Records for processing =>

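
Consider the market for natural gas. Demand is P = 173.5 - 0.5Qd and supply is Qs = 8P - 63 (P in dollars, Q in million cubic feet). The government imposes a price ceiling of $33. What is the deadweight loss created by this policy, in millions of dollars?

Rearranging demand gives Qd = 347 - 2P. In a free market, 347 - 2P = 8P - 63 gives the equilibrium P* = 41, Q* = 265.
Because the ceiling (33) lies below the market-clearing price, it is binding.
At P = 33: Qd = 347 - 2·33 = 281 and Qs = 8·33 - 63 = 201.
Quantity traded falls to 201. At Q = 201 the demand price is (347 - 201)/2 = 73 and the supply price is (63 + 201)/8 = 33.
Deadweight loss = ½ · (73 - 33) · (265 - 201) = ½ · 40 · 64 = 1280.

1280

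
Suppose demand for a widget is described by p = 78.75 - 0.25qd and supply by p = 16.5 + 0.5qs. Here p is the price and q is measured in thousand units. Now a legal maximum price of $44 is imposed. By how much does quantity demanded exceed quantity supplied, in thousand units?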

How to complete this task =>
Take the material above and set it down again exactly.

Worked solution =>
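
Consider the market for natural gas. Demand is P = 173.5 - 0.5Qd and supply is Qs = 8P - 63 (P in dollars, Q in million cubic feet). The government imposes a price ceiling of $33. What is the deadweight loss created by this policy, in millions of dollars?

Rearranging demand gives Qd = 347 - 2P. In a free market, 347 - 2P = 8P - 63 gives the equilibrium P* = 41, Q* = 265.
Because the ceiling (33) lies below the market-clearing price, it is binding.
At P = 33: Qd = 347 - 2·33 = 281 and Qs = 8·33 - 63 = 201.
Quantity traded falls to 201. At Q = 201 the demand price is (347 - 201)/2 = 73 and the supply price is (63 + 201)/8 = 33.
Deadweight loss = ½ · (73 - 33) · (265 - 201) = ½ · 40 · 64 = 1280.

1280

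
Suppose demand for a widget is described by p = 78.75 - 0.25qd and supply by p = 16.5 + 0.5qs. Here p is the price and q is measured in thousand units. Now a legal maximum price of $44 is imposed. By how much does quantity demanded exceed quantity supplied, in thousand units?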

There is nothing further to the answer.